(Data for analysis Opens)

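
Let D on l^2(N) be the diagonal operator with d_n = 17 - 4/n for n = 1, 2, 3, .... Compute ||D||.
||D|| = 17

For a diagonal operator on l^2 with entries d_n, ||D|| = sup_n |d_n|. Here d_1 = 13, d_2 = 15, ..., and d_n = 17 - 4/n increases monotonically toward 17. All terms lie in [13, 17), so |d_n| = d_n and the supremum is the limit 17, which is not attained by any individual d_n. Hence ||D|| = 17.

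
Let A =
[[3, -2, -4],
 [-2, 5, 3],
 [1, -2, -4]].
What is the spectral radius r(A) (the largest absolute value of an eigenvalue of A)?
r(A) ≈ 5.0804

The eigenvalues of A are the roots of its characteristic polynomial. With M = A (coefficients from the trace, the sum of principal 2x2 minors, and det A):
  p(λ) = det(λ I - M) = λ^3 - 4λ^2 - 11λ + 28.
No integer candidate from the rational root theorem (±divisors of 28) is a root, so the roots are irrational. The cubic discriminant is Δ = 15436 > 0, so there are three distinct real roots. p(-3) = -2 and p(-2) = 26 have opposite signs, so a root lies in (-3, -2); Newton's method refines it to λ ≈ -2.9492. p(1) = 14 and p(2) = -2 have opposite signs, so a root lies in (1, 2); Newton's method refines it to λ ≈ 1.8688. p(5) = -2 and p(6) = 34 have opposite signs, so a root lies in (5, 6); Newton's method refines it to λ ≈ 5.0804. Check (Vieta): the three roots sum to 4, matching tr M = 4.
Thus the eigenvalues (to 4 decimals) are -2.9492 (modulus 2.9492); 1.8688 (modulus 1.8688); 5.0804 (modulus 5.0804). The spectral radius is the largest modulus: r(A) ≈ 5.0804. (Cross-check: r(A) ≤ ||A||_2 ≈ 8.9672; equality holds whenever A is normal, though it can also hold for some non-normal A.)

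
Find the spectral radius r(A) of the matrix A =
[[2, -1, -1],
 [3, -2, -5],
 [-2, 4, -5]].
r(A) ≈ 4.8906

The eigenvalues of A are the roots of its characteristic polynomial. With M = A (coefficients from the trace, the sum of principal 2x2 minors, and det A):
  p(λ) = det(λ I - M) = λ^3 + 5λ^2 + 17λ - 27.
No integer candidate from the rational root theorem (±divisors of 27) is a root, so the roots are irrational. The cubic discriminant is Δ = -59920 < 0, so there is one real root and a complex-conjugate pair. p(1) = -4 and p(2) = 35 have opposite signs, so a root lies in (1, 2); Newton's method refines it to λ ≈ 1.1288. Dividing out (λ - (1.1288)) leaves approximately λ^2 + 6.1288λ + 23.9184. For λ^2 + 6.1288λ + 23.9184 the discriminant is -58.1112. It is negative, so the remaining roots are the complex-conjugate pair λ ≈ -3.0644 ± 3.8115i. Their product equals the constant term, so |λ|^2 ≈ 23.9184 and |λ| ≈ 4.8906.
Thus the eigenvalues (to 4 decimals) are 1.1288 (modulus 1.1288); -3.0644 ± 3.8115i (modulus 4.8906). The spectral radius is the largest modulus: r(A) ≈ 4.8906. (Cross-check: r(A) ≤ ||A||_2 ≈ 7.3287; equality holds whenever A is normal, though it can also hold for some non-normal A.)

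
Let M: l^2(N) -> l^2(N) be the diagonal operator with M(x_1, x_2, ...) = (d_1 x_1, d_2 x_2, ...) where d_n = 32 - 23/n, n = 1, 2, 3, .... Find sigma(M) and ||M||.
sigma(M) = {32 - 23/n : n ≥ 1} ∪ {32}; ||M|| = 32

A bounded diagonal operator on l^2 with diagonal entries d_n has spectrum equal to the closure of {d_n : n ≥ 1}: every d_n is an eigenvalue (with eigenvector e_n), so {d_n} ⊂ sigma(M); the spectrum is closed, so its closure is too; and for lambda not in the closure, (M - lambda I) has bounded inverse (the diagonal entries 1/(d_n - lambda) are bounded). For our sequence d_n = 32 - 23/n, n = 1, 2, 3, ...:
  - {d_n} = {32 - 23/n : n ≥ 1}; the only limit point is 32
  - closure = {32 - 23/n : n ≥ 1} ∪ {32}
For the norm: a diagonal operator has ||M|| = sup_n |d_n|. Here d_n = 32 - 23/n increases monotonically from d_1 = 9 toward 32, with all terms in [9, 32); so sup_n |d_n| = 32 (the supremum is the limit, not attained). So ||M|| = 32.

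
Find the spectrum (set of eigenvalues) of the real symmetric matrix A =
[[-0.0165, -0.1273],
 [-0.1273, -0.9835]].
sigma(A) ≈ {-1, 0}

A is real symmetric, so its spectrum consists of real eigenvalues. Expanding the characteristic polynomial of the displayed matrix gives
  det(λ I - A) = p(λ) = λ^2 + (1)λ + (0).
Solving p(λ) = 0 yields eigenvalues ≈ -1, 0. (A is shown rounded to 4 decimals, so these recover the underlying integer eigenvalues to within that precision.)
Verification: the trace of A = -1 equals the sum of eigenvalues -1, and det(A) ≈ 0.0000 matches the eigenvalue product 0.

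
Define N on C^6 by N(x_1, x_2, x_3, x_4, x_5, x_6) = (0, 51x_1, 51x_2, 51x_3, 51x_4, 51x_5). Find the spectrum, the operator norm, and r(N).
sigma(N) = {0}; ||N|| = 51; r(N) = 0. (N is nilpotent with N^6 = 0.)

On C^6, N is a strictly lower-triangular matrix with 51 on the subdiagonal and zeros elsewhere, so its characteristic polynomial is lambda^6 and every eigenvalue is 0: sigma(N) = {0}. For the operator norm, N e_i = 51e_{i+1} for i = 1, ..., 5 and N e_6 = 0, so the singular values of N are 51 (with multiplicity 5) and 0; hence ||N|| = 51. The spectral radius r(N) = max|lambda| = 0. Note ||N|| > r(N) — characteristic of non-normal nilpotent operators. Indeed N^6 = 0.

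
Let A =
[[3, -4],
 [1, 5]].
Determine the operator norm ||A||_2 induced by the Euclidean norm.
||A||_2 = sqrt((51 + sqrt(1157))/2) ≈ 6.5198 (= sqrt(largest eigenvalue of A^T A))

||A||_2 = sigma_max(A) = sqrt(lambda_max(A^T A)). Form the symmetric matrix M = A^T A =
[[10, -7],
 [-7, 41]].
Its characteristic polynomial (trace, determinant of M give the coefficients) is
  p(λ) = det(λ I - M) = λ^2 - 51λ + 361.
For λ^2 - 51λ + 361 the discriminant is 1157. It is nonnegative but not a perfect square, so the roots are real and irrational: λ = (51 ± sqrt(1157))/2 ≈ 42.5074, 8.4926.
So the eigenvalues of A^T A are ≈ 8.4926, 42.5074 (all ≥ 0, as they must be for A^T A). The largest is λ_max = (51 + sqrt(1157))/2 ≈ 42.5074, hence ||A||_2 = sqrt(λ_max) = sqrt((51 + sqrt(1157))/2) ≈ 6.5198.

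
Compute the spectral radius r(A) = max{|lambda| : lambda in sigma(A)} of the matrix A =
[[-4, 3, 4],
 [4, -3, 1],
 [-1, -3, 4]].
r(A) ≈ 7.2911

The eigenvalues of A are the roots of its characteristic polynomial. With M = A (coefficients from the trace, the sum of principal 2x2 minors, and det A):
  p(λ) = det(λ I - M) = λ^3 + 3λ^2 - 21λ + 75.
No integer candidate from the rational root theorem (±divisors of 75) is a root, so the roots are irrational. The cubic discriminant is Δ = -204012 < 0, so there is one real root and a complex-conjugate pair. p(-8) = -77 and p(-7) = 26 have opposite signs, so a root lies in (-8, -7); Newton's method refines it to λ ≈ -7.2911. Dividing out (λ - (-7.2911)) leaves approximately λ^2 - 4.2911λ + 10.2865. For λ^2 - 4.2911λ + 10.2865 the discriminant is -22.7329. It is negative, so the remaining roots are the complex-conjugate pair λ ≈ 2.1455 ± 2.384i. Their product equals the constant term, so |λ|^2 ≈ 10.2865 and |λ| ≈ 3.2073.
Thus the eigenvalues (to 4 decimals) are -7.2911 (modulus 7.2911); 2.1455 ± 2.384i (modulus 3.2073). The spectral radius is the largest modulus: r(A) ≈ 7.2911. (Cross-check: r(A) ≤ ||A||_2 ≈ 7.5068; equality holds whenever A is normal, though it can also hold for some non-normal A.)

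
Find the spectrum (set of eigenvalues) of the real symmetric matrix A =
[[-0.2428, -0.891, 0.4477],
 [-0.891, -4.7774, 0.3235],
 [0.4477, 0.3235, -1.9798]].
sigma(A) ≈ {-5, -2, 0}

A is real symmetric, so its spectrum consists of real eigenvalues. Expanding the characteristic polynomial of the displayed matrix gives
  det(λ I - A) = p(λ) = λ^3 + (7)λ^2 + (10)λ + (0).
Solving p(λ) = 0 yields eigenvalues ≈ -5, -2, 0. (A is shown rounded to 4 decimals, so these recover the underlying integer eigenvalues to within that precision.)
Verification: the trace of A = -7 equals the sum of eigenvalues -7, and det(A) ≈ 0.0001 matches the eigenvalue product 0.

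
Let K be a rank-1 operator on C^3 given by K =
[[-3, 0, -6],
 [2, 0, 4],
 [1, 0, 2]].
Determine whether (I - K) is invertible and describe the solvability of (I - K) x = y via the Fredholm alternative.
(I - K) is invertible (det(I - K) = 2 ≠ 0), so for every y in C^3 the equation (I - K) x = y has a unique solution.

K has rank 1, so it is an outer product K = u v^T: every row of K is a multiple of one row vector. Reading off the entries, u = (-3, 2, 1) and v = (1, 0, 2) (row i of K equals u_i·v^T). A rank-one matrix u v^T satisfies K u = u (v·u) and kills the (2)-dimensional subspace v^⊥, so its characteristic polynomial is lambda^2 (lambda - v·u) with v·u = tr K = -1. Hence the eigenvalues of I - K are 1 (multiplicity 2) and 1 - (-1) = 2, so det(I - K) = 2. (Direct check: I - K =
[[4, 0, 6],
 [-2, 1, -4],
 [-1, 0, -1]]
has determinant 2.) The finite-dimensional Fredholm alternative says: either (I - K) is invertible, or ker(I - K) ≠ {0} and then range(I - K) = ker((I - K)^*)^⊥, with dim ker(I - K) = dim ker((I - K)^*). Since det(I - K) ≠ 0, 1 is not an eigenvalue of K and ker(I - K) = {0}, so we are in the first case: for every y there is a unique x = (I - K)^(-1) y. Explicitly, by the Sherman–Morrison formula, (I - u v^T)^(-1) = I + u v^T/(1 - v·u), i.e. (I - K)^(-1) = I + K/(2).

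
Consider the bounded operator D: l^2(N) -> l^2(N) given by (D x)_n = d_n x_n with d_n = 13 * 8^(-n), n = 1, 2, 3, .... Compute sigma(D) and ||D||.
sigma(D) = {13 * 8^(-n) : n ≥ 1} ∪ {0}; ||D|| = 13/8

A bounded diagonal operator on l^2 with diagonal entries d_n has spectrum equal to the closure of {d_n : n ≥ 1}: every d_n is an eigenvalue (with eigenvector e_n), so {d_n} ⊂ sigma(D); the spectrum is closed, so its closure is too; and for lambda not in the closure, (D - lambda I) has bounded inverse (the diagonal entries 1/(d_n - lambda) are bounded). For our sequence d_n = 13 * 8^(-n), n = 1, 2, 3, ...:
  - {d_n} = {13 * 8^(-n) : n ≥ 1}; the only limit point is 0
  - closure = {13 * 8^(-n) : n ≥ 1} ∪ {0}
For the norm: a diagonal operator has ||D|| = sup_n |d_n|. Here d_n = 13 * 8^(-n) is positive and decreasing, so sup_n |d_n| = d_1 = 13/8. So ||D|| = 13/8.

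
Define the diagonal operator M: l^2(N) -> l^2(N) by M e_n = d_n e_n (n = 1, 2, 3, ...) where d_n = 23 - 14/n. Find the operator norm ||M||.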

(Data for analysis Closes)

### Assignment
Only the lines from the one containing "Consider the bounded" through the final line above should be duplicated, exactly as they stand.

### Solution
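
Consider the bounded operator D: l^2(N) -> l^2(N) given by (D x)_n = d_n x_n with d_n = 13 * 8^(-n), n = 1, 2, 3, .... Compute sigma(D) and ||D||.
sigma(D) = {13 * 8^(-n) : n ≥ 1} ∪ {0}; ||D|| = 13/8

A bounded diagonal operator on l^2 with diagonal entries d_n has spectrum equal to the closure of {d_n : n ≥ 1}: every d_n is an eigenvalue (with eigenvector e_n), so {d_n} ⊂ sigma(D); the spectrum is closed, so its closure is too; and for lambda not in the closure, (D - lambda I) has bounded inverse (the diagonal entries 1/(d_n - lambda) are bounded). For our sequence d_n = 13 * 8^(-n), n = 1, 2, 3, ...:
  - {d_n} = {13 * 8^(-n) : n ≥ 1}; the only limit point is 0
  - closure = {13 * 8^(-n) : n ≥ 1} ∪ {0}
For the norm: a diagonal operator has ||D|| = sup_n |d_n|. Here d_n = 13 * 8^(-n) is positive and decreasing, so sup_n |d_n| = d_1 = 13/8. So ||D|| = 13/8.

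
Define the diagonal operator M: l^2(N) -> l^2(N) by M e_n = d_n e_n (n = 1, 2, 3, ...) where d_n = 23 - 14/n. Find the operator norm ||M||.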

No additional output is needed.